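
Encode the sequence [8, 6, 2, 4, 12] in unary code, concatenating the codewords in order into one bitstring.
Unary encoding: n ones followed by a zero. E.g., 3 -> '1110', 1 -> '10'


Encode each number as n ones followed by a terminating 0:
  8 -> 111111110 (9 bits)
  6 -> 1111110 (7 bits)
  2 -> 110 (3 bits)
  4 -> 11110 (5 bits)
  12 -> 1111111111110 (13 bits)
Total length = 9 + 7 + 3 + 5 + 13 = 37 bits.

Unary([8, 6, 2, 4, 12]) = 1111111101111110110111101111111111110 (37 bits)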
◆ ◆ ◆ ◆ ◆ ◆ ◆
**WORK TO BE COMPLETED**
Please print exactly the lines from the one containing "Unary encoding: n" through the last line of the records, both included, and nothing else.

**REPLY**
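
Unary encoding: n ones followed by a zero. E.g., 3 -> '1110', 1 -> '10'


Encode each number as n ones followed by a terminating 0:
  8 -> 111111110 (9 bits)
  6 -> 1111110 (7 bits)
  2 -> 110 (3 bits)
  4 -> 11110 (5 bits)
  12 -> 1111111111110 (13 bits)
Total length = 9 + 7 + 3 + 5 + 13 = 37 bits.

Unary([8, 6, 2, 4, 12]) = 1111111101111110110111101111111111110 (37 bits)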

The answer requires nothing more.